-- Try it --
The data below holds the lines to copy: everything from the line containing "10. reserve R6 A 8" to the line containing "15. reserve R8 B 9", both ends included, set down exactly.

-- Information --
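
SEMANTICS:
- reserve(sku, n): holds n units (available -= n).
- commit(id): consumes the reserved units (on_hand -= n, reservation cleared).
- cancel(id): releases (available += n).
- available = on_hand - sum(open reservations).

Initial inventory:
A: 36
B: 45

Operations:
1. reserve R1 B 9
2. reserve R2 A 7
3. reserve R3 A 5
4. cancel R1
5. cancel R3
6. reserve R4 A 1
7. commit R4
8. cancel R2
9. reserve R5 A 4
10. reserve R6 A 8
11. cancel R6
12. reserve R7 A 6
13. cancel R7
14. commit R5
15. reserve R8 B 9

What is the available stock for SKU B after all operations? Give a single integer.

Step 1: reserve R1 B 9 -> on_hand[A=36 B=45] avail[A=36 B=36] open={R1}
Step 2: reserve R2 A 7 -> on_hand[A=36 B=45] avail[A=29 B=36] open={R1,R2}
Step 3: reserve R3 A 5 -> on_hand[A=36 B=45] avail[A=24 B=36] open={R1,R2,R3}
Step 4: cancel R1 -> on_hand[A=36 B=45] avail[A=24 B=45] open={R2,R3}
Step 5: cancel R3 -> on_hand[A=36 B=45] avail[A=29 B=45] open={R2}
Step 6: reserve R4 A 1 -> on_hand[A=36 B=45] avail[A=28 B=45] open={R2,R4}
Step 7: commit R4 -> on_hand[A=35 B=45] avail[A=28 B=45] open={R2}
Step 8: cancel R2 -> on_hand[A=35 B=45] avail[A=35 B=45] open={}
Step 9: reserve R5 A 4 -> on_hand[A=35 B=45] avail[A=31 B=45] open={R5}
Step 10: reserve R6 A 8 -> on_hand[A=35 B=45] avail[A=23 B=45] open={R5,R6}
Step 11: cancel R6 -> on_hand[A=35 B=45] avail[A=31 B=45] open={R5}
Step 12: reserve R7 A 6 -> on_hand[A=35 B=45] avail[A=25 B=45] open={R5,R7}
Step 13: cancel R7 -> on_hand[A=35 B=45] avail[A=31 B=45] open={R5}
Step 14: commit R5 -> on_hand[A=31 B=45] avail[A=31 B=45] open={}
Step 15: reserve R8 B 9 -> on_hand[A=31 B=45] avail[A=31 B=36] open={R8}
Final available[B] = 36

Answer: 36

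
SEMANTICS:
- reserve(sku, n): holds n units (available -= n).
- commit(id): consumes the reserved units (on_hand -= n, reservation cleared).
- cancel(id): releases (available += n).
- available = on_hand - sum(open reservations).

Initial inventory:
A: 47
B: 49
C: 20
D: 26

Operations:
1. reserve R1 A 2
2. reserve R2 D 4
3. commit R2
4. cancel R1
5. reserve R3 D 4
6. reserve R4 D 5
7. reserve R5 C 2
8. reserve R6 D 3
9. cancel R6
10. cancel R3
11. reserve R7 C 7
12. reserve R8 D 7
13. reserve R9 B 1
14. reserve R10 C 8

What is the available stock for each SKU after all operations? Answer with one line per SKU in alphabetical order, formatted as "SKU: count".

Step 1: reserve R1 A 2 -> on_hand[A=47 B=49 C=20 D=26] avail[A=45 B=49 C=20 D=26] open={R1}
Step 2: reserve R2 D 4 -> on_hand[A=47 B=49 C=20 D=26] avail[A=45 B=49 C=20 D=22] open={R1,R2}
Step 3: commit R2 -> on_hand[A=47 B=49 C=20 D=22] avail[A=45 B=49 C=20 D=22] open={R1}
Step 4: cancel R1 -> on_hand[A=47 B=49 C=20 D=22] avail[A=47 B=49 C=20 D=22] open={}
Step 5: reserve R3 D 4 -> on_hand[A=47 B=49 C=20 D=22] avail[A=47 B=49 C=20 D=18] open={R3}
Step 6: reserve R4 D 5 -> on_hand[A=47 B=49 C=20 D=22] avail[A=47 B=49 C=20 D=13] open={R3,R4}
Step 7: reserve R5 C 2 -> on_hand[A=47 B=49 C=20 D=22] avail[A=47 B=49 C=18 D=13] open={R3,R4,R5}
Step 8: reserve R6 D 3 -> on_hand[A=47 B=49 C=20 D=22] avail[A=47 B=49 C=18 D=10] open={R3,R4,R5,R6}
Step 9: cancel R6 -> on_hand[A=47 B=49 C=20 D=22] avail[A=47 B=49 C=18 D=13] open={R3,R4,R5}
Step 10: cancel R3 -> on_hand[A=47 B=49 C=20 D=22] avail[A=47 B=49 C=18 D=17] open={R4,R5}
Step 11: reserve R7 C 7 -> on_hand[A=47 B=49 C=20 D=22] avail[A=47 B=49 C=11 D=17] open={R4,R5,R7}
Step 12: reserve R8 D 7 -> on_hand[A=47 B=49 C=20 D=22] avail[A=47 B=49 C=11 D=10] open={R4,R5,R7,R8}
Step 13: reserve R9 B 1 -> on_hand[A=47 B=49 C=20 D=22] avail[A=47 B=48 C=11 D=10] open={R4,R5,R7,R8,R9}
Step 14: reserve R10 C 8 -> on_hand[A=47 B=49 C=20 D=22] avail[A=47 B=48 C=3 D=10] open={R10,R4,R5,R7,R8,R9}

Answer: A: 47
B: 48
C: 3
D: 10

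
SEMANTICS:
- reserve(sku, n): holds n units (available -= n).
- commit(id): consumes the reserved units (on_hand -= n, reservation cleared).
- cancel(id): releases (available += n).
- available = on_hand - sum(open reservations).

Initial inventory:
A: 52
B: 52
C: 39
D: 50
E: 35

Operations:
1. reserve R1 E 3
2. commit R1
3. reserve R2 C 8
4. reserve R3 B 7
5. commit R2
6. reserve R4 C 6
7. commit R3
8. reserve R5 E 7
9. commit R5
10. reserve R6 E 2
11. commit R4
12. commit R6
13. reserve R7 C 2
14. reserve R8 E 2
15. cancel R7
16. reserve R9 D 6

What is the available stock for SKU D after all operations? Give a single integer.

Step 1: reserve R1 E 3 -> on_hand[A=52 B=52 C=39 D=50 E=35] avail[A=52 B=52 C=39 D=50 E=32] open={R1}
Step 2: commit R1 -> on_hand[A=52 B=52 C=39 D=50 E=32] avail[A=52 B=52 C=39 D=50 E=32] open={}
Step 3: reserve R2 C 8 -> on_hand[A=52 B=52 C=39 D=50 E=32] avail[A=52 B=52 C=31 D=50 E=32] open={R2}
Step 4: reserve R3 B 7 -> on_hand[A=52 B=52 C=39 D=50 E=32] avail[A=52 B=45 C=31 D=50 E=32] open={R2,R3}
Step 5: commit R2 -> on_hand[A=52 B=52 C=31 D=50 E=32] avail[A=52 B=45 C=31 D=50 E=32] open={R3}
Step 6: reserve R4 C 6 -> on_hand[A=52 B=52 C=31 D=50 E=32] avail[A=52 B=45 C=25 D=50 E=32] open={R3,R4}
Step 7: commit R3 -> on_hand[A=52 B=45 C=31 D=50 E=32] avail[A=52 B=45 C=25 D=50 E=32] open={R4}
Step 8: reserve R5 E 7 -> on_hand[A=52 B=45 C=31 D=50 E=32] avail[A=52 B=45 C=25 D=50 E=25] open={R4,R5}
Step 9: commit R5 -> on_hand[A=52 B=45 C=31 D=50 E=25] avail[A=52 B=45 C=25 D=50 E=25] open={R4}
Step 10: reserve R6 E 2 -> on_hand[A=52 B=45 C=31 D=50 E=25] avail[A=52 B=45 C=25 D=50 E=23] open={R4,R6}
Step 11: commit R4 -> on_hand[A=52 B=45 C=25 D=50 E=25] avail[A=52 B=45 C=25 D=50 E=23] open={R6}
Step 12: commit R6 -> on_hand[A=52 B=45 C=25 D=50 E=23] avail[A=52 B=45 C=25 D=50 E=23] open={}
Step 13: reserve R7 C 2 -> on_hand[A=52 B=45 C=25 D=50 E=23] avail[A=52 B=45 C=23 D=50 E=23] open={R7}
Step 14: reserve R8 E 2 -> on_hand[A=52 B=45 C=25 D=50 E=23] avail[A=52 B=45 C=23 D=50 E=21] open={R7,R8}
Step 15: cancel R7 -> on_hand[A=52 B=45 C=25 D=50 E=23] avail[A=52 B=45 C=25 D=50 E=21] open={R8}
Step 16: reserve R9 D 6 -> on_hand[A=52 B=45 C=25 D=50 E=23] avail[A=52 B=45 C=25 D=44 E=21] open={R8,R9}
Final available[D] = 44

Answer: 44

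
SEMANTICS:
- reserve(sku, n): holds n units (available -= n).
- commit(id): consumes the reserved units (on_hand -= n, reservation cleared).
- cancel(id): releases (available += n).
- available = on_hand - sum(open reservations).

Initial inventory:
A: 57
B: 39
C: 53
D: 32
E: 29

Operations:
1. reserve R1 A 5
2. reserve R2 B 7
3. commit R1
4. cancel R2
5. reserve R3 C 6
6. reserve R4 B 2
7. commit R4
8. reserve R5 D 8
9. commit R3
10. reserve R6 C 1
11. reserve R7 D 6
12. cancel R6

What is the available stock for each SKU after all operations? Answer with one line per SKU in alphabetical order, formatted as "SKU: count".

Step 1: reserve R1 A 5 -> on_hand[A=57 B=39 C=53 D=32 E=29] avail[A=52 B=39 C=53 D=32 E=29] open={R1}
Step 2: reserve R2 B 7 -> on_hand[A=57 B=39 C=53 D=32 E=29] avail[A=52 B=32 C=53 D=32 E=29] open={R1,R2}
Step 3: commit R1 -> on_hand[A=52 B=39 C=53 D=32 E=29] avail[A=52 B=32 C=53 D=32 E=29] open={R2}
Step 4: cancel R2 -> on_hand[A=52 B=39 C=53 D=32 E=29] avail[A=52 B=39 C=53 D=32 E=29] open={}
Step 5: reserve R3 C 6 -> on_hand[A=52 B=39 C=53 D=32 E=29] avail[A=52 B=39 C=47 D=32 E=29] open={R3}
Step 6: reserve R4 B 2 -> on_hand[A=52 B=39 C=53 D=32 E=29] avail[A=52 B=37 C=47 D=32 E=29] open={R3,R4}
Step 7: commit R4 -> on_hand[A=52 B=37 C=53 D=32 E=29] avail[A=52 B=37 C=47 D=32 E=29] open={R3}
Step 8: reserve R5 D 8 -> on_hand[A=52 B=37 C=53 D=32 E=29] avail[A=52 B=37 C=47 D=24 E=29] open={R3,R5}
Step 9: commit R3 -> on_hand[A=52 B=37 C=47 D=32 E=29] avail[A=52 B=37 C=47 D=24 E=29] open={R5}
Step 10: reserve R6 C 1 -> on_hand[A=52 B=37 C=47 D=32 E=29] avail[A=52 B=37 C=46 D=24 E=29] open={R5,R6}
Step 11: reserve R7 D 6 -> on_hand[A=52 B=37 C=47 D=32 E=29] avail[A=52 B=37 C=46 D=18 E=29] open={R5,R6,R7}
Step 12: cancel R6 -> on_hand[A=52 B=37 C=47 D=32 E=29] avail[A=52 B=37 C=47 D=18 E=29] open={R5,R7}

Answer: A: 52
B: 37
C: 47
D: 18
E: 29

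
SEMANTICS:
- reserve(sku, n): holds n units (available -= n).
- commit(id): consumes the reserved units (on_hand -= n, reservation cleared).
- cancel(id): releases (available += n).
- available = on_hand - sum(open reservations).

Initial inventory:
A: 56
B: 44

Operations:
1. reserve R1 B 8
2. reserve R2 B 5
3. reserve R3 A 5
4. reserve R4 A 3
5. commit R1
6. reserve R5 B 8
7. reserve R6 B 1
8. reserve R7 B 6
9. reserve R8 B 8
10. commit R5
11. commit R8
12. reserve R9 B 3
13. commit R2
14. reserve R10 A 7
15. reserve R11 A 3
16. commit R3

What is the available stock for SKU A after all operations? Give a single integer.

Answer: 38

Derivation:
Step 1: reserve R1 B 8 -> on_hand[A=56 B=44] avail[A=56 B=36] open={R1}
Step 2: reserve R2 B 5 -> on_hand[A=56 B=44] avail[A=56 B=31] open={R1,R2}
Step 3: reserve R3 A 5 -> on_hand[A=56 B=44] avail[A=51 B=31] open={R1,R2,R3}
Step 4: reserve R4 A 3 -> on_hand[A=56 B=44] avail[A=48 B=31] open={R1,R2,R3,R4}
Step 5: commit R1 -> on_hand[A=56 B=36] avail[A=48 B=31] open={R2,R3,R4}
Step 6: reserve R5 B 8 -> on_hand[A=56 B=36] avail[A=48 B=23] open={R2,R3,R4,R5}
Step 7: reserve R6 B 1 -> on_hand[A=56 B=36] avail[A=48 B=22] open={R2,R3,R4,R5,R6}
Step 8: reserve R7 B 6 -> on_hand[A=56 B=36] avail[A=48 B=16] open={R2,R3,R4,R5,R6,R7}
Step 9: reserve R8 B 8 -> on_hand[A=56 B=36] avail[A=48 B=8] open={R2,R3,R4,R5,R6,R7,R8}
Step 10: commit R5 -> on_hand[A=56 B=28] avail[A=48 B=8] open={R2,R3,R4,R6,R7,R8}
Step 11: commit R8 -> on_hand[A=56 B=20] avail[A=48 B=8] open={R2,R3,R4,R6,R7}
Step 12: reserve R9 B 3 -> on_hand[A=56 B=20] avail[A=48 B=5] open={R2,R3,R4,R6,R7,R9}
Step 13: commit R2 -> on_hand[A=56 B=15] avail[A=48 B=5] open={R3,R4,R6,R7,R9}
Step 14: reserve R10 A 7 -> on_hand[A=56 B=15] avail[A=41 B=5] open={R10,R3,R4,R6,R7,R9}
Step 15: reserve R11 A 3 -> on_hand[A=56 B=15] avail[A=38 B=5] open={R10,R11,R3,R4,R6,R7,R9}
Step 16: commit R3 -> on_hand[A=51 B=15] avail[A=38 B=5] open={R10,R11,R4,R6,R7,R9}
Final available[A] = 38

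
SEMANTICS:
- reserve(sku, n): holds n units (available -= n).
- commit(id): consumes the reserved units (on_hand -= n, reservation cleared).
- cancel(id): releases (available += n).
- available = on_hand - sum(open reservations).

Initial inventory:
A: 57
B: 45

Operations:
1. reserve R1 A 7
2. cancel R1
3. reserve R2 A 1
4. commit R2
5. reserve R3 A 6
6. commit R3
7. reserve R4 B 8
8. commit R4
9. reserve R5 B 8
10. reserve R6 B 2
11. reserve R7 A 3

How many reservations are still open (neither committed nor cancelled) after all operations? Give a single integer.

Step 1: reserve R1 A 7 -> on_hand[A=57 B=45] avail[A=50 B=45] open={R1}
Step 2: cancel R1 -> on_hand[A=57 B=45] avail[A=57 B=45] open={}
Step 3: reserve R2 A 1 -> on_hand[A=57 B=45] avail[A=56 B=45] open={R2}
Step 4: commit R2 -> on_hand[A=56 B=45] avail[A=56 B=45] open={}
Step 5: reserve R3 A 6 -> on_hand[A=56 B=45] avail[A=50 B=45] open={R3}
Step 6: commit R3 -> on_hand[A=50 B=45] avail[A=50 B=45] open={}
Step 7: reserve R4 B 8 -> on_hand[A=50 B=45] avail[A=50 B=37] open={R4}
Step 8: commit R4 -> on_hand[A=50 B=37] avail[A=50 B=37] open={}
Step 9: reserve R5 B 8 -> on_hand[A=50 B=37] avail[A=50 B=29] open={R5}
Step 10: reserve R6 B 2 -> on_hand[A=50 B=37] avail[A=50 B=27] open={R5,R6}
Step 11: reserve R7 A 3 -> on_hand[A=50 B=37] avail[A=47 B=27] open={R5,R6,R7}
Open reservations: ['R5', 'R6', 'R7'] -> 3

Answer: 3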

-- Written reply --
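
10. reserve R6 A 8
11. cancel R6
12. reserve R7 A 6
13. cancel R7
14. commit R5
15. reserve R8 B 9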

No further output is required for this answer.